Could you report every line from the entries that includes the word "outputs"?

Stored items from a collection:
+++

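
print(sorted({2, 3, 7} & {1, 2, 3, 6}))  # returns [2, 3]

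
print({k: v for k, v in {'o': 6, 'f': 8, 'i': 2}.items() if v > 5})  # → {'o': 6, 'f': 8}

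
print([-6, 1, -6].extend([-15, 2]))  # None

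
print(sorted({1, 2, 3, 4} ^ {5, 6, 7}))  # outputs [1, 2, 3, 4, 5, 6, 7]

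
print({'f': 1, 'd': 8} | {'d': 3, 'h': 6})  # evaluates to {'f': 1, 'd': 3, 'h': 6}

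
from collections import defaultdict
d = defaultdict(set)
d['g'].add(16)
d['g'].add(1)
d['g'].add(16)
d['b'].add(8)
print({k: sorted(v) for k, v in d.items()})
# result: {'g': [1, 16], 'b': [8]}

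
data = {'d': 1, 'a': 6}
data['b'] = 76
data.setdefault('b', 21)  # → 76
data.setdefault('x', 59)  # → 59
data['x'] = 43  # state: {'d': 1, 'a': 6, 'b': 76, 'x': 43}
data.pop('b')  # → 76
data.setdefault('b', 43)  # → 43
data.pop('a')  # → 6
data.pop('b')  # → 43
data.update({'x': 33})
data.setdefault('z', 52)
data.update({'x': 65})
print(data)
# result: {'d': 1, 'x': 65, 'z': 52}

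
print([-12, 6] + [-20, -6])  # [-12, 6, -20, -6]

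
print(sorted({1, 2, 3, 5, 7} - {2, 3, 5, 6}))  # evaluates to [1, 7]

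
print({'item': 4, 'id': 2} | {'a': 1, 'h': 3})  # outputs {'item': 4, 'id': 2, 'a': 1, 'h': 3}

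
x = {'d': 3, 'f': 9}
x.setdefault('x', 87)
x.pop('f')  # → 9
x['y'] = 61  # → {'d': 3, 'x': 87, 'y': 61}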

+++

#### SOLUTION TO THIS EXERCISE:
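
print(sorted({1, 2, 3, 4} ^ {5, 6, 7}))  # outputs [1, 2, 3, 4, 5, 6, 7]
print({'item': 4, 'id': 2} | {'a': 1, 'h': 3})  # outputs {'item': 4, 'id': 2, 'a': 1, 'h': 3}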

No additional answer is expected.